-- Records for this exercise follows --

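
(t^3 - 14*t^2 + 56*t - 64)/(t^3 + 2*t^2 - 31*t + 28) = (t^2 - 10*t + 16)/(t^2 + 6*t - 7)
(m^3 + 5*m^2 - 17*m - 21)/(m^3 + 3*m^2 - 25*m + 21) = (m + 1)/(m - 1)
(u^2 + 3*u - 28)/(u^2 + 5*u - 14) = (u - 4)/(u - 2)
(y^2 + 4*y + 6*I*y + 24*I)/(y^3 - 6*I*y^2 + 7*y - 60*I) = (y^2 + y*(4 + 6*I) + 24*I)/(y^3 - 6*I*y^2 + 7*y - 60*I)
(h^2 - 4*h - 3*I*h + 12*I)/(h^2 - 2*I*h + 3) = (h - 4)/(h + I)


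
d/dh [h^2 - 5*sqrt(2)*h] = 2*h - 5*sqrt(2)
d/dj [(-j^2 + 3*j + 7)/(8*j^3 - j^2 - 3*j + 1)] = 2*(4*j^4 - 24*j^3 - 81*j^2 + 6*j + 12)/(64*j^6 - 16*j^5 - 47*j^4 + 22*j^3 + 7*j^2 - 6*j + 1)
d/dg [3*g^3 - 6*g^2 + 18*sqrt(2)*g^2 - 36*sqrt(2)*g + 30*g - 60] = 9*g^2 - 12*g + 36*sqrt(2)*g - 36*sqrt(2) + 30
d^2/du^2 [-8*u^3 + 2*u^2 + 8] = 4 - 48*u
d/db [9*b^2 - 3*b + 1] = 18*b - 3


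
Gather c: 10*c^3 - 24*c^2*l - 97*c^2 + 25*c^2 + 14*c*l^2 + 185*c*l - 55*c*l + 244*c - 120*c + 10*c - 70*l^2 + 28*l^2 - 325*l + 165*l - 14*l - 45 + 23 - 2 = 10*c^3 + c^2*(-24*l - 72) + c*(14*l^2 + 130*l + 134) - 42*l^2 - 174*l - 24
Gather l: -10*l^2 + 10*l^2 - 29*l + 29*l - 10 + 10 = 0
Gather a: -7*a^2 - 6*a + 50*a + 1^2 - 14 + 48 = -7*a^2 + 44*a + 35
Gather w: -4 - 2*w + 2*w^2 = 2*w^2 - 2*w - 4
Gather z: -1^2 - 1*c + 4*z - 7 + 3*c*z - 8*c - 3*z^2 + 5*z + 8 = -9*c - 3*z^2 + z*(3*c + 9)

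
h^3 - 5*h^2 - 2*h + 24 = (h - 4)*(h - 3)*(h + 2)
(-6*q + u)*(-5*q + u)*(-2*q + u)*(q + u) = -60*q^4 - 8*q^3*u + 39*q^2*u^2 - 12*q*u^3 + u^4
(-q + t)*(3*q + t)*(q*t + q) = -3*q^3*t - 3*q^3 + 2*q^2*t^2 + 2*q^2*t + q*t^3 + q*t^2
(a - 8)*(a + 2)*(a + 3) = a^3 - 3*a^2 - 34*a - 48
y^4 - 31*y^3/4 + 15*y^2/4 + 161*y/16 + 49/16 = (y - 7)*(y - 7/4)*(y + 1/2)^2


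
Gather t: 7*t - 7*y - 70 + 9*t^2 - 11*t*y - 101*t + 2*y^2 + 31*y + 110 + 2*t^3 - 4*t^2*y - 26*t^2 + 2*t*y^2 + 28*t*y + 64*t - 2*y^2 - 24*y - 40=2*t^3 + t^2*(-4*y - 17) + t*(2*y^2 + 17*y - 30)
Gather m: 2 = 2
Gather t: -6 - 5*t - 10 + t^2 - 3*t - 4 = t^2 - 8*t - 20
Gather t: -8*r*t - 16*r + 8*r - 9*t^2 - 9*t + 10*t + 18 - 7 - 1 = -8*r - 9*t^2 + t*(1 - 8*r) + 10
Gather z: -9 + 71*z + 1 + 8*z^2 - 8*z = 8*z^2 + 63*z - 8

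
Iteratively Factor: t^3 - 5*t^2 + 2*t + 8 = (t + 1)*(t^2 - 6*t + 8) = (t - 2)*(t + 1)*(t - 4)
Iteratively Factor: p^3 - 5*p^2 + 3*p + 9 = (p + 1)*(p^2 - 6*p + 9) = (p - 3)*(p + 1)*(p - 3)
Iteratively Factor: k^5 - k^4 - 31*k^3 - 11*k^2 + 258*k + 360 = (k + 2)*(k^4 - 3*k^3 - 25*k^2 + 39*k + 180) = (k + 2)*(k + 3)*(k^3 - 6*k^2 - 7*k + 60) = (k - 5)*(k + 2)*(k + 3)*(k^2 - k - 12) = (k - 5)*(k - 4)*(k + 2)*(k + 3)*(k + 3)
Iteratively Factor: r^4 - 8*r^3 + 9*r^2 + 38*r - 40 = (r - 5)*(r^3 - 3*r^2 - 6*r + 8) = (r - 5)*(r - 1)*(r^2 - 2*r - 8) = (r - 5)*(r - 1)*(r + 2)*(r - 4)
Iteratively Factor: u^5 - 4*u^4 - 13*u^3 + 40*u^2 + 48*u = (u - 4)*(u^4 - 13*u^2 - 12*u) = u*(u - 4)*(u^3 - 13*u - 12) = u*(u - 4)^2*(u^2 + 4*u + 3) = u*(u - 4)^2*(u + 3)*(u + 1)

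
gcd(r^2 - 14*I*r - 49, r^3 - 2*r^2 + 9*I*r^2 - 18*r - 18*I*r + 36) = 1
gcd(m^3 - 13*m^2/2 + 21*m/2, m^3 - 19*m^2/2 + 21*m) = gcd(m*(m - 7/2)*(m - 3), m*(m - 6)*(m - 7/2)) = m^2 - 7*m/2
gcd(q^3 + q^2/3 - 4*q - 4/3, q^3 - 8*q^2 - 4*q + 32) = q^2 - 4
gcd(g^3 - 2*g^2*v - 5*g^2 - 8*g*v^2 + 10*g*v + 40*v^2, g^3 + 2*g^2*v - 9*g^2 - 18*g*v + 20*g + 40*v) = g^2 + 2*g*v - 5*g - 10*v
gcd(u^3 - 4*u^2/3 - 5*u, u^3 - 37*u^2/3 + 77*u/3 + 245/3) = u + 5/3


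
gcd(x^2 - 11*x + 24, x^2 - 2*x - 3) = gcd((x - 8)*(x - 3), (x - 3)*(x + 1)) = x - 3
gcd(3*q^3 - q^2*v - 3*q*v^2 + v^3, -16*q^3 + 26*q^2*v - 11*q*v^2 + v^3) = q - v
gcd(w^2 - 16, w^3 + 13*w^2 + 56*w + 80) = w + 4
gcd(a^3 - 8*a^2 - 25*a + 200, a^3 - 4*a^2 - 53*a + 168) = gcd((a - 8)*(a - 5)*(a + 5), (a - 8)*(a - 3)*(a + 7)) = a - 8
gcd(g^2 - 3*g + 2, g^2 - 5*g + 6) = g - 2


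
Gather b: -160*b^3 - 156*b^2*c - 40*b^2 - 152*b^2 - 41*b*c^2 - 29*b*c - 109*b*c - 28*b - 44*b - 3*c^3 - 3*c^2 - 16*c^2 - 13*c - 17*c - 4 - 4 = -160*b^3 + b^2*(-156*c - 192) + b*(-41*c^2 - 138*c - 72) - 3*c^3 - 19*c^2 - 30*c - 8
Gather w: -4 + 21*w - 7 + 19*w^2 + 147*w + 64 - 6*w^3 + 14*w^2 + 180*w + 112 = -6*w^3 + 33*w^2 + 348*w + 165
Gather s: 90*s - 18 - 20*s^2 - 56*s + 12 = -20*s^2 + 34*s - 6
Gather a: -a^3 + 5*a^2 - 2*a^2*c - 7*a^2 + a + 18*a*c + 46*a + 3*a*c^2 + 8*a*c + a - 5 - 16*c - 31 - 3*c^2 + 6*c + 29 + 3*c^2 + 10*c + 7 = -a^3 + a^2*(-2*c - 2) + a*(3*c^2 + 26*c + 48)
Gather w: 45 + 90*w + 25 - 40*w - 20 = 50*w + 50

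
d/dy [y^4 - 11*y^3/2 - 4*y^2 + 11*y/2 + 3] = 4*y^3 - 33*y^2/2 - 8*y + 11/2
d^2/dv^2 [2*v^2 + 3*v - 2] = 4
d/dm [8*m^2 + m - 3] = 16*m + 1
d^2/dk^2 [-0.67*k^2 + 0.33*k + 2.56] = -1.34000000000000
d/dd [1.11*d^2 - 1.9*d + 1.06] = 2.22*d - 1.9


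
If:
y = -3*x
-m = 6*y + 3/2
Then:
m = -6*y - 3/2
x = -y/3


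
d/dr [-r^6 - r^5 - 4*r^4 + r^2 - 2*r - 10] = -6*r^5 - 5*r^4 - 16*r^3 + 2*r - 2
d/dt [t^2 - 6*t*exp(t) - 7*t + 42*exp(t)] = -6*t*exp(t) + 2*t + 36*exp(t) - 7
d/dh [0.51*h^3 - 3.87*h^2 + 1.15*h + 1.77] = 1.53*h^2 - 7.74*h + 1.15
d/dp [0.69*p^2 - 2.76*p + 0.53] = 1.38*p - 2.76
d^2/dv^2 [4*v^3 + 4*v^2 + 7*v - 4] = 24*v + 8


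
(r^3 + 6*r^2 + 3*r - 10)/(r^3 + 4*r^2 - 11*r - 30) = (r - 1)/(r - 3)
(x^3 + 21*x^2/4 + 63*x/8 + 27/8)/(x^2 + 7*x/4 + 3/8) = (4*x^2 + 15*x + 9)/(4*x + 1)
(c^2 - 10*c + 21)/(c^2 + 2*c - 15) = (c - 7)/(c + 5)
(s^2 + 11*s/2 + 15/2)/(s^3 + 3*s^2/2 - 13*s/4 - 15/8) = 4*(s + 3)/(4*s^2 - 4*s - 3)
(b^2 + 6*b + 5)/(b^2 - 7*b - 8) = (b + 5)/(b - 8)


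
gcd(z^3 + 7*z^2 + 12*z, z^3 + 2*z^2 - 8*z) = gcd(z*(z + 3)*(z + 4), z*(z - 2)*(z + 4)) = z^2 + 4*z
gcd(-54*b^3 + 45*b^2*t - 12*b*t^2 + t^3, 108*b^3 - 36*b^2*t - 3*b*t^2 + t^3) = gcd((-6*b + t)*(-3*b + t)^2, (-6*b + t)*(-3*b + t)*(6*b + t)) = 18*b^2 - 9*b*t + t^2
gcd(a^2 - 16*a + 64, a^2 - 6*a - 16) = a - 8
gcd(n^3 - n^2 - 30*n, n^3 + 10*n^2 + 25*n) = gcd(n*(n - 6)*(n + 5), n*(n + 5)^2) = n^2 + 5*n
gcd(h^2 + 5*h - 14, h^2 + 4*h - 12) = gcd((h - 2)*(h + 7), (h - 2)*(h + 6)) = h - 2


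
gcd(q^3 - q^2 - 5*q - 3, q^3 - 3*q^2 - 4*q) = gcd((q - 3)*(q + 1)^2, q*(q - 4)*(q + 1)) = q + 1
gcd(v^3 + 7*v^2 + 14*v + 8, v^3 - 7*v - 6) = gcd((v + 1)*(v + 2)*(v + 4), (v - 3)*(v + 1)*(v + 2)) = v^2 + 3*v + 2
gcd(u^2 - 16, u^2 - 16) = u^2 - 16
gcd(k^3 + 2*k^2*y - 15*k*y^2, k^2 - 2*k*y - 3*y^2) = -k + 3*y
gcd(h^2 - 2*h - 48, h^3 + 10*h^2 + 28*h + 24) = h + 6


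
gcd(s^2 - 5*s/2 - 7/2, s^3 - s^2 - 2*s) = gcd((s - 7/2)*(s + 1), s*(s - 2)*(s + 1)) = s + 1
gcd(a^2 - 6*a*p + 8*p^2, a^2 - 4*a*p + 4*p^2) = -a + 2*p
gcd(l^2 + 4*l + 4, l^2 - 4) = l + 2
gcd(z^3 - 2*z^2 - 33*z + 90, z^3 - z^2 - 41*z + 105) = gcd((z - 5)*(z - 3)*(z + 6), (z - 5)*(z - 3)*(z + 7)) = z^2 - 8*z + 15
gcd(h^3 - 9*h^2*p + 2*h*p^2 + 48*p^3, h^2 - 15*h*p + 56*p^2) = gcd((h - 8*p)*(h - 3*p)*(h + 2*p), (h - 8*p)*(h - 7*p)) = -h + 8*p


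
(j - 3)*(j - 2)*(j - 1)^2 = j^4 - 7*j^3 + 17*j^2 - 17*j + 6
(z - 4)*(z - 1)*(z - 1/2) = z^3 - 11*z^2/2 + 13*z/2 - 2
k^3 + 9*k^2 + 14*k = k*(k + 2)*(k + 7)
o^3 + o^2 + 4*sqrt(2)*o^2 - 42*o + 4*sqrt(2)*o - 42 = (o + 1)*(o - 3*sqrt(2))*(o + 7*sqrt(2))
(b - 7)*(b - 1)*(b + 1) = b^3 - 7*b^2 - b + 7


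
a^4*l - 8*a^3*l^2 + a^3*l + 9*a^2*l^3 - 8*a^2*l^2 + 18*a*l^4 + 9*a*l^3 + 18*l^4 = (a - 6*l)*(a - 3*l)*(a + l)*(a*l + l)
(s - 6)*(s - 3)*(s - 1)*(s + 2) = s^4 - 8*s^3 + 7*s^2 + 36*s - 36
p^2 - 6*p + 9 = (p - 3)^2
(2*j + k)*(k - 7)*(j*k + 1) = 2*j^2*k^2 - 14*j^2*k + j*k^3 - 7*j*k^2 + 2*j*k - 14*j + k^2 - 7*k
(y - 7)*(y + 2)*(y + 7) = y^3 + 2*y^2 - 49*y - 98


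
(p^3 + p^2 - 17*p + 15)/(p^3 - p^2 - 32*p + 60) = (p^3 + p^2 - 17*p + 15)/(p^3 - p^2 - 32*p + 60)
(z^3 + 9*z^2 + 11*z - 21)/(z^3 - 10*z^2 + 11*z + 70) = (z^3 + 9*z^2 + 11*z - 21)/(z^3 - 10*z^2 + 11*z + 70)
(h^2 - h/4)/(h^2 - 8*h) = (h - 1/4)/(h - 8)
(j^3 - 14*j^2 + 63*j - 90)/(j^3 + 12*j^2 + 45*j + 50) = (j^3 - 14*j^2 + 63*j - 90)/(j^3 + 12*j^2 + 45*j + 50)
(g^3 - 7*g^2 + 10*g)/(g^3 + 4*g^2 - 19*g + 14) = g*(g - 5)/(g^2 + 6*g - 7)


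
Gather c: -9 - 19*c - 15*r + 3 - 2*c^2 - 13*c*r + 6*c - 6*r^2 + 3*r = -2*c^2 + c*(-13*r - 13) - 6*r^2 - 12*r - 6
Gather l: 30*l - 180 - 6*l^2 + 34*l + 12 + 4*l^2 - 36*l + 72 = -2*l^2 + 28*l - 96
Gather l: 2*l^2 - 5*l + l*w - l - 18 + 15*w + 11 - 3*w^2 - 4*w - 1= 2*l^2 + l*(w - 6) - 3*w^2 + 11*w - 8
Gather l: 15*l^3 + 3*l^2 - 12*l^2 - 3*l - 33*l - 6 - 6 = 15*l^3 - 9*l^2 - 36*l - 12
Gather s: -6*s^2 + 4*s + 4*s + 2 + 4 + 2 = -6*s^2 + 8*s + 8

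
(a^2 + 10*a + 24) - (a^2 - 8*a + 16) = 18*a + 8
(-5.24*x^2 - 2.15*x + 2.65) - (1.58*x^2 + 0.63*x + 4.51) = -6.82*x^2 - 2.78*x - 1.86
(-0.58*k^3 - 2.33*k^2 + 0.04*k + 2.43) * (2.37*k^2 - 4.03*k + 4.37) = -1.3746*k^5 - 3.1847*k^4 + 6.9501*k^3 - 4.5842*k^2 - 9.6181*k + 10.6191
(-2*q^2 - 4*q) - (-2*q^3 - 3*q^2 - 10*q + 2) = 2*q^3 + q^2 + 6*q - 2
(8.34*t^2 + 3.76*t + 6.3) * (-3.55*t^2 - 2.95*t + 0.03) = -29.607*t^4 - 37.951*t^3 - 33.2068*t^2 - 18.4722*t + 0.189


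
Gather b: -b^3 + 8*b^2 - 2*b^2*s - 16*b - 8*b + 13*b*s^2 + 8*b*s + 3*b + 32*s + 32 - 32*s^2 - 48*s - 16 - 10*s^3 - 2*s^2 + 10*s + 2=-b^3 + b^2*(8 - 2*s) + b*(13*s^2 + 8*s - 21) - 10*s^3 - 34*s^2 - 6*s + 18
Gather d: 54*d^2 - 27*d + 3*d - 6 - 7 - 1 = 54*d^2 - 24*d - 14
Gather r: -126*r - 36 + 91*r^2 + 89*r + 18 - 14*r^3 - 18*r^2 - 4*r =-14*r^3 + 73*r^2 - 41*r - 18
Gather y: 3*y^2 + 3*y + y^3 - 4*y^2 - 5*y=y^3 - y^2 - 2*y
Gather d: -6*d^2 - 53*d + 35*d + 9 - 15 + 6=-6*d^2 - 18*d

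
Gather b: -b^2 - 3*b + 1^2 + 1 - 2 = -b^2 - 3*b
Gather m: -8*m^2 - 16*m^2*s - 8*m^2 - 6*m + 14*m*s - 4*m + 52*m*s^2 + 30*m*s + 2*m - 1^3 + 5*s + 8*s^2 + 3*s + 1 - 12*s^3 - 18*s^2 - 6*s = m^2*(-16*s - 16) + m*(52*s^2 + 44*s - 8) - 12*s^3 - 10*s^2 + 2*s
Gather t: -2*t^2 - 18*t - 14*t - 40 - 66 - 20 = -2*t^2 - 32*t - 126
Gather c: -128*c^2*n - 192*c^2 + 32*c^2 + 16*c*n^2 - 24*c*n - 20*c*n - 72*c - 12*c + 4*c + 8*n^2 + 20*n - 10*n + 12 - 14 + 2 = c^2*(-128*n - 160) + c*(16*n^2 - 44*n - 80) + 8*n^2 + 10*n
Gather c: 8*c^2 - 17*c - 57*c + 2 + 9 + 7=8*c^2 - 74*c + 18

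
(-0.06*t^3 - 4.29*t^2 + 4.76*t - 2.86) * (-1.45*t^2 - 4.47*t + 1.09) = 0.087*t^5 + 6.4887*t^4 + 12.2089*t^3 - 21.8063*t^2 + 17.9726*t - 3.1174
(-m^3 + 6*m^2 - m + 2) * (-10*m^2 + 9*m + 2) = 10*m^5 - 69*m^4 + 62*m^3 - 17*m^2 + 16*m + 4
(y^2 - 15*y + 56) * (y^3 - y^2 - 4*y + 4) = y^5 - 16*y^4 + 67*y^3 + 8*y^2 - 284*y + 224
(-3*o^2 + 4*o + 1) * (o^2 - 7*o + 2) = -3*o^4 + 25*o^3 - 33*o^2 + o + 2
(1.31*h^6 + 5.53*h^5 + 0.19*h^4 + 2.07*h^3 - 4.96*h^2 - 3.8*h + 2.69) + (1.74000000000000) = 1.31*h^6 + 5.53*h^5 + 0.19*h^4 + 2.07*h^3 - 4.96*h^2 - 3.8*h + 4.43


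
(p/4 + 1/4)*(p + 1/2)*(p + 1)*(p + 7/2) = p^4/4 + 3*p^3/2 + 43*p^2/16 + 15*p/8 + 7/16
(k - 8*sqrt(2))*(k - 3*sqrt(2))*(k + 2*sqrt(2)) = k^3 - 9*sqrt(2)*k^2 + 4*k + 96*sqrt(2)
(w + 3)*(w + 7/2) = w^2 + 13*w/2 + 21/2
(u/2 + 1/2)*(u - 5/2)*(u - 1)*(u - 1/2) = u^4/2 - 3*u^3/2 + u^2/8 + 3*u/2 - 5/8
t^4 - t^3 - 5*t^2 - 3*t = t*(t - 3)*(t + 1)^2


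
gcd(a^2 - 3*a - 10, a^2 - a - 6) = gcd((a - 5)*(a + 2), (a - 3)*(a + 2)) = a + 2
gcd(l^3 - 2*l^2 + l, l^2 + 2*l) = l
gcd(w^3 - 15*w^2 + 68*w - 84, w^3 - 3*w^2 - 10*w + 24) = w - 2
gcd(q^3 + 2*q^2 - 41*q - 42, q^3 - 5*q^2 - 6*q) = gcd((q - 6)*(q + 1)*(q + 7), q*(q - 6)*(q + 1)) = q^2 - 5*q - 6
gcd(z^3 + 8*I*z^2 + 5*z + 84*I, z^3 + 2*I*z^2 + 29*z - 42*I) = z^2 + 4*I*z + 21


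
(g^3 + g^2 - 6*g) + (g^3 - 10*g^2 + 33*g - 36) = 2*g^3 - 9*g^2 + 27*g - 36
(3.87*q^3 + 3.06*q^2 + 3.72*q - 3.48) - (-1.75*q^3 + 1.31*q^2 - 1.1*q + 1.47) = 5.62*q^3 + 1.75*q^2 + 4.82*q - 4.95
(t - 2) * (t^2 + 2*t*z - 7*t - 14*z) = t^3 + 2*t^2*z - 9*t^2 - 18*t*z + 14*t + 28*z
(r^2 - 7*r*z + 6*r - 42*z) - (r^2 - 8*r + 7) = -7*r*z + 14*r - 42*z - 7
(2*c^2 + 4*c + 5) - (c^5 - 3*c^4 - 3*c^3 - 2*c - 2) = -c^5 + 3*c^4 + 3*c^3 + 2*c^2 + 6*c + 7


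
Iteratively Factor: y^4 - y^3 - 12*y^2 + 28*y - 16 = (y - 1)*(y^3 - 12*y + 16) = (y - 2)*(y - 1)*(y^2 + 2*y - 8) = (y - 2)*(y - 1)*(y + 4)*(y - 2)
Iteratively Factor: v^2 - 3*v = (v)*(v - 3)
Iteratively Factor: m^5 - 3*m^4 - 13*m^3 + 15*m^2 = (m)*(m^4 - 3*m^3 - 13*m^2 + 15*m) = m*(m - 1)*(m^3 - 2*m^2 - 15*m) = m*(m - 5)*(m - 1)*(m^2 + 3*m) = m*(m - 5)*(m - 1)*(m + 3)*(m)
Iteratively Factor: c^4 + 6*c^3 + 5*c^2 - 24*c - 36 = (c + 3)*(c^3 + 3*c^2 - 4*c - 12) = (c + 2)*(c + 3)*(c^2 + c - 6) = (c + 2)*(c + 3)^2*(c - 2)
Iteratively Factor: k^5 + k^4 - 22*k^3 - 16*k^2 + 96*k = (k - 2)*(k^4 + 3*k^3 - 16*k^2 - 48*k) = (k - 2)*(k + 3)*(k^3 - 16*k) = (k - 2)*(k + 3)*(k + 4)*(k^2 - 4*k) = k*(k - 2)*(k + 3)*(k + 4)*(k - 4)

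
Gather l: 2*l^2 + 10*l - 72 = 2*l^2 + 10*l - 72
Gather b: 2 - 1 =1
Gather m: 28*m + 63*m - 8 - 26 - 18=91*m - 52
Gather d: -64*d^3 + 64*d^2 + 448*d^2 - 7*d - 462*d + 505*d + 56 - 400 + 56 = -64*d^3 + 512*d^2 + 36*d - 288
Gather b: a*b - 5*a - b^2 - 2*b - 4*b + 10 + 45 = -5*a - b^2 + b*(a - 6) + 55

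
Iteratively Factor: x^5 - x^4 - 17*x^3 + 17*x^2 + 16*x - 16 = (x - 1)*(x^4 - 17*x^2 + 16) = (x - 4)*(x - 1)*(x^3 + 4*x^2 - x - 4) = (x - 4)*(x - 1)*(x + 1)*(x^2 + 3*x - 4) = (x - 4)*(x - 1)^2*(x + 1)*(x + 4)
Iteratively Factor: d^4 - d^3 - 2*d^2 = (d + 1)*(d^3 - 2*d^2) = d*(d + 1)*(d^2 - 2*d) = d^2*(d + 1)*(d - 2)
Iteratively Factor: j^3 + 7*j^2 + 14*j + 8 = (j + 2)*(j^2 + 5*j + 4) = (j + 2)*(j + 4)*(j + 1)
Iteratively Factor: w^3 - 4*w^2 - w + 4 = (w - 4)*(w^2 - 1) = (w - 4)*(w + 1)*(w - 1)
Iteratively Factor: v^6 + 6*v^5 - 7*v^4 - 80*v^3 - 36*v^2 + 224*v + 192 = (v + 1)*(v^5 + 5*v^4 - 12*v^3 - 68*v^2 + 32*v + 192) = (v + 1)*(v + 4)*(v^4 + v^3 - 16*v^2 - 4*v + 48) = (v - 3)*(v + 1)*(v + 4)*(v^3 + 4*v^2 - 4*v - 16) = (v - 3)*(v + 1)*(v + 4)^2*(v^2 - 4) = (v - 3)*(v - 2)*(v + 1)*(v + 4)^2*(v + 2)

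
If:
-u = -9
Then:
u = 9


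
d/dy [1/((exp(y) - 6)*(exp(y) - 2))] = 2*(4 - exp(y))*exp(y)/(exp(4*y) - 16*exp(3*y) + 88*exp(2*y) - 192*exp(y) + 144)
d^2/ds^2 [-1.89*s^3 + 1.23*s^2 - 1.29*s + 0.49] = 2.46 - 11.34*s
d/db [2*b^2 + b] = 4*b + 1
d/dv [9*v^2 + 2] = 18*v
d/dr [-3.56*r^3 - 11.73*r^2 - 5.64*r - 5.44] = -10.68*r^2 - 23.46*r - 5.64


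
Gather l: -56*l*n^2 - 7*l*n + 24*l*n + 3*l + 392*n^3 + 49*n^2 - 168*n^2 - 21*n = l*(-56*n^2 + 17*n + 3) + 392*n^3 - 119*n^2 - 21*n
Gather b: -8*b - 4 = -8*b - 4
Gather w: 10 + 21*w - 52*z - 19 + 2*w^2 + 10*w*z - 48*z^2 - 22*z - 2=2*w^2 + w*(10*z + 21) - 48*z^2 - 74*z - 11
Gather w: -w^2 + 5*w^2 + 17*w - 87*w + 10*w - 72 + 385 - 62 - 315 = 4*w^2 - 60*w - 64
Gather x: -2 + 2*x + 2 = 2*x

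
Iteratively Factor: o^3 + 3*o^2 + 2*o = (o)*(o^2 + 3*o + 2) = o*(o + 2)*(o + 1)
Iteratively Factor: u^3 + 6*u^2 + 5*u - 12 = (u - 1)*(u^2 + 7*u + 12) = (u - 1)*(u + 4)*(u + 3)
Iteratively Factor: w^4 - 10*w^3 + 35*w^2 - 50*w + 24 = (w - 1)*(w^3 - 9*w^2 + 26*w - 24) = (w - 3)*(w - 1)*(w^2 - 6*w + 8) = (w - 4)*(w - 3)*(w - 1)*(w - 2)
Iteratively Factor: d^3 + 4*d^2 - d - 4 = (d - 1)*(d^2 + 5*d + 4) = (d - 1)*(d + 4)*(d + 1)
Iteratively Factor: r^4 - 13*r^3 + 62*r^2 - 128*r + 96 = (r - 2)*(r^3 - 11*r^2 + 40*r - 48) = (r - 4)*(r - 2)*(r^2 - 7*r + 12) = (r - 4)^2*(r - 2)*(r - 3)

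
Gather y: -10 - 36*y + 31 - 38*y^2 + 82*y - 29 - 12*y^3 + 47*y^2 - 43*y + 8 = -12*y^3 + 9*y^2 + 3*y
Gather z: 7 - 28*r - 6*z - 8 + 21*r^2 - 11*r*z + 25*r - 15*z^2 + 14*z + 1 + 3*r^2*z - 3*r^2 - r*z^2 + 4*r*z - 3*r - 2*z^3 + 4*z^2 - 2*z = 18*r^2 - 6*r - 2*z^3 + z^2*(-r - 11) + z*(3*r^2 - 7*r + 6)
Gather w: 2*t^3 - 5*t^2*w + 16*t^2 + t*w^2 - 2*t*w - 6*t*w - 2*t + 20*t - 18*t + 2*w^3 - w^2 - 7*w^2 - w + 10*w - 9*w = 2*t^3 + 16*t^2 + 2*w^3 + w^2*(t - 8) + w*(-5*t^2 - 8*t)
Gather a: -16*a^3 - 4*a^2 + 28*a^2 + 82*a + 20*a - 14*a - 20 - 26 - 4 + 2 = -16*a^3 + 24*a^2 + 88*a - 48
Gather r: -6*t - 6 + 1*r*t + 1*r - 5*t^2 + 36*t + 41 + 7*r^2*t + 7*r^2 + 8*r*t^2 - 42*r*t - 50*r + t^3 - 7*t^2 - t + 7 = r^2*(7*t + 7) + r*(8*t^2 - 41*t - 49) + t^3 - 12*t^2 + 29*t + 42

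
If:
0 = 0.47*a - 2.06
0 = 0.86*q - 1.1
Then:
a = 4.38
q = 1.28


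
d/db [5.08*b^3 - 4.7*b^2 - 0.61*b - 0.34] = 15.24*b^2 - 9.4*b - 0.61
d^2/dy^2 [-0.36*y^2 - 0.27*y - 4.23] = -0.720000000000000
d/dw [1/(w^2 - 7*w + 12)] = (7 - 2*w)/(w^2 - 7*w + 12)^2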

-- Records for this exercise concluded --

## What needs to be done
Please give the number of lines in the entries above that hold "sqrt", with no other words.

## Exercise output
4